What the exercise asks: All lines with the word "Base" must be pulled from the entries below.
==========
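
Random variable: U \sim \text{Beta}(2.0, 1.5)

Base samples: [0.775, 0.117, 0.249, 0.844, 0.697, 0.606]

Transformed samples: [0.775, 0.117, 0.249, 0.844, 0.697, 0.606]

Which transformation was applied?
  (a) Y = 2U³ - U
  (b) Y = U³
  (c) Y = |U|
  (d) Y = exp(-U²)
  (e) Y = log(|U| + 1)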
==========
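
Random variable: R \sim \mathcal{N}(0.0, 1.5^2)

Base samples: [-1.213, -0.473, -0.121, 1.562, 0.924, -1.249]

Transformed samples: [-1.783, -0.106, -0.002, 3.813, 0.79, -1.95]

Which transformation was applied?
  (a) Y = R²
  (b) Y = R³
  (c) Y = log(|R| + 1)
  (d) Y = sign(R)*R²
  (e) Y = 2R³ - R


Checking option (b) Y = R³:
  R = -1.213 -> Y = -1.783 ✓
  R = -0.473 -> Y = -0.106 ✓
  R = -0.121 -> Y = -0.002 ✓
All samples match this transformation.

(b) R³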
==========
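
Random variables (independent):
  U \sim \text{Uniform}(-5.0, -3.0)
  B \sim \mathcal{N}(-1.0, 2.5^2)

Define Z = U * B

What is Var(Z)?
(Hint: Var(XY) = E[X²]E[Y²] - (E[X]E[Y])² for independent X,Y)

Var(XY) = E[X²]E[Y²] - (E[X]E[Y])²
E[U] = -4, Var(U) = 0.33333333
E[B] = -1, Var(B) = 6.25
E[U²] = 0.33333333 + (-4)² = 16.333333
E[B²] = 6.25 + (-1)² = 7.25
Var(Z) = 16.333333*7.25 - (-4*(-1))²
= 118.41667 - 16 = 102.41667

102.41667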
==========
Solution to the exercise:
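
Base samples: [0.775, 0.117, 0.249, 0.844, 0.697, 0.606]
Base samples: [-1.213, -0.473, -0.121, 1.562, 0.924, -1.249]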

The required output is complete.